* [Problem details]:
Only the lines that contain the string "semantics" belong in the answer; pull them from the records.

** Opening Source material block **

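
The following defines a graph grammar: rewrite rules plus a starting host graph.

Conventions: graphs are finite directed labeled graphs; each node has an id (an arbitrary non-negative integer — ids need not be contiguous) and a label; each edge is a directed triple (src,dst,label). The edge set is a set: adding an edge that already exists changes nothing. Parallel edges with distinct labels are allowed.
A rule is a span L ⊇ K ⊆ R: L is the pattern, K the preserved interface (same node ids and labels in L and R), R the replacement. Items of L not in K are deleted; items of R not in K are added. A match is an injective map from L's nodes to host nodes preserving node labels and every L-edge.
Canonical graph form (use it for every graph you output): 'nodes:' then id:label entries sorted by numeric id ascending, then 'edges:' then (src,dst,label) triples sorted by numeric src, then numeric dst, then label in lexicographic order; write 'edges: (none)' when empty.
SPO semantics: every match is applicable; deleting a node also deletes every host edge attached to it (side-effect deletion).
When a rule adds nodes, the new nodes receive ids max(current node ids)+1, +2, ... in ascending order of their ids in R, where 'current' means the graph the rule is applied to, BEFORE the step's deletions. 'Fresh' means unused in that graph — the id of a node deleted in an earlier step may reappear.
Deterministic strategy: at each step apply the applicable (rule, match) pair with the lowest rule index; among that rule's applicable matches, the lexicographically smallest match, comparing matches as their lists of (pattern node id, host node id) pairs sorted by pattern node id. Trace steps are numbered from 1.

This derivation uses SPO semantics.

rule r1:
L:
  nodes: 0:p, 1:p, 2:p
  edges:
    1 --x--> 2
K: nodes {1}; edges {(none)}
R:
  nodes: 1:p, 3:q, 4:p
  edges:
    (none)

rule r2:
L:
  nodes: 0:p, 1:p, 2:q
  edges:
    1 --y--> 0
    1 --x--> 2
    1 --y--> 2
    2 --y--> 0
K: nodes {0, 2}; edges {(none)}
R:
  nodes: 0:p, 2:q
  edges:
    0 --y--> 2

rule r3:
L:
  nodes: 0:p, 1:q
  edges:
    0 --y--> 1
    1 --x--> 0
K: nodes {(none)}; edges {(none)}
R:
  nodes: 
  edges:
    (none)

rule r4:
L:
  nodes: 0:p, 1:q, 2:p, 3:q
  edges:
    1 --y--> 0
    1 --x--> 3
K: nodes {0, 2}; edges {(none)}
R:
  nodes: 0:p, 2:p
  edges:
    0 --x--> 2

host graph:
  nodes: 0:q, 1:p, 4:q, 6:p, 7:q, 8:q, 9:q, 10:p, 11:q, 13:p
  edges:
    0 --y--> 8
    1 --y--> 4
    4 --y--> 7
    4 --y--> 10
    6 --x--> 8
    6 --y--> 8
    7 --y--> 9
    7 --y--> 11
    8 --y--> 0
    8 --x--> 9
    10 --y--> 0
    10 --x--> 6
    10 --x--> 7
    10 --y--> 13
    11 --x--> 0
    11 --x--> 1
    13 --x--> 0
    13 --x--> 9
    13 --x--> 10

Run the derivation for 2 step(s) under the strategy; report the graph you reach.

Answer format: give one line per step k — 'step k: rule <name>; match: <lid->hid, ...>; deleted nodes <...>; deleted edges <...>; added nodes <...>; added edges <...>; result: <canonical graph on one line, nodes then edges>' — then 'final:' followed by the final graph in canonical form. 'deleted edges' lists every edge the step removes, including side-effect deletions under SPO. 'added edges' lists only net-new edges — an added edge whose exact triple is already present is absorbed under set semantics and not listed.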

** Closing Source material block **
** Opening Source material block **

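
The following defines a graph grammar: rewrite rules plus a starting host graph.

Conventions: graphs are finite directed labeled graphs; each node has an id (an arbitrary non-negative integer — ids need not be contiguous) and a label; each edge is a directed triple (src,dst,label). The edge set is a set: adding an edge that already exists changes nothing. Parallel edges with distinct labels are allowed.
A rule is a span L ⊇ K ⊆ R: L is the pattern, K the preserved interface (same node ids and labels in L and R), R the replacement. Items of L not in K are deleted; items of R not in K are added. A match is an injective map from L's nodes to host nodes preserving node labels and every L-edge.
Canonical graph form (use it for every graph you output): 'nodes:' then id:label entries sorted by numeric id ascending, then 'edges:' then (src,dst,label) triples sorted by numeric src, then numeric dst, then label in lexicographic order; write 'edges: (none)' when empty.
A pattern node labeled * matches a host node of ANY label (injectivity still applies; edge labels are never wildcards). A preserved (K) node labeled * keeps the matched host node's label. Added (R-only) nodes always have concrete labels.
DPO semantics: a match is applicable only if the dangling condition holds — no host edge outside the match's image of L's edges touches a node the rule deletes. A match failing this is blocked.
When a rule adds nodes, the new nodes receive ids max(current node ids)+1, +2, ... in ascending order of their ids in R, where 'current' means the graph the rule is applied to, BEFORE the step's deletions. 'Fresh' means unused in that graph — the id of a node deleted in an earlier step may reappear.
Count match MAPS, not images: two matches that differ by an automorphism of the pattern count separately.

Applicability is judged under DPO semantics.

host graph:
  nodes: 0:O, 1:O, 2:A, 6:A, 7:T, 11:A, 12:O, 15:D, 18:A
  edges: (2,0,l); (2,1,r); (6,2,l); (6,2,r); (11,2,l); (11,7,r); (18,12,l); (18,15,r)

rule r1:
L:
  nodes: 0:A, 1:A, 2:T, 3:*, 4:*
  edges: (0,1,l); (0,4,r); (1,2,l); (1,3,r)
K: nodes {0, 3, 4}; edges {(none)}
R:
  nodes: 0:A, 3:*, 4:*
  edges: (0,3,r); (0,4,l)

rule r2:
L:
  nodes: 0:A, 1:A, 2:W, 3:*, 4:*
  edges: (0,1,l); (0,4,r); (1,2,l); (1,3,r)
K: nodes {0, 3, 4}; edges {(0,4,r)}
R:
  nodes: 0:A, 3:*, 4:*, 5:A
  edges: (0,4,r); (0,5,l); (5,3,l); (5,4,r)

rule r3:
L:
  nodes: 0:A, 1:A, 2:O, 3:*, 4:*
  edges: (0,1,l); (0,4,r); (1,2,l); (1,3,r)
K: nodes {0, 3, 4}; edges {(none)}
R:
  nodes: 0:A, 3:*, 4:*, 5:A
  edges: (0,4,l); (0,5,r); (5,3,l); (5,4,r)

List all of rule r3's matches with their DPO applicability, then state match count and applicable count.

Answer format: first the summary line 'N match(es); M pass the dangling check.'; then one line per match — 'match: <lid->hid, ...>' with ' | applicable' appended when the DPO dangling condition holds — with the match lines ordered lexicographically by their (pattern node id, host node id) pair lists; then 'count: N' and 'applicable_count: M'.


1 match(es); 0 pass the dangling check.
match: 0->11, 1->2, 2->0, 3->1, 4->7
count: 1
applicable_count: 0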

** Closing Source material block **

* [Response area]:
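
SPO semantics: every match is applicable; deleting a node also deletes every host edge attached to it (side-effect deletion).
This derivation uses SPO semantics.
Answer format: give one line per step k — 'step k: rule <name>; match: <lid->hid, ...>; deleted nodes <...>; deleted edges <...>; added nodes <...>; added edges <...>; result: <canonical graph on one line, nodes then edges>' — then 'final:' followed by the final graph in canonical form. 'deleted edges' lists every edge the step removes, including side-effect deletions under SPO. 'added edges' lists only net-new edges — an added edge whose exact triple is already present is absorbed under set semantics and not listed.
DPO semantics: a match is applicable only if the dangling condition holds — no host edge outside the match's image of L's edges touches a node the rule deletes. A match failing this is blocked.
Applicability is judged under DPO semantics.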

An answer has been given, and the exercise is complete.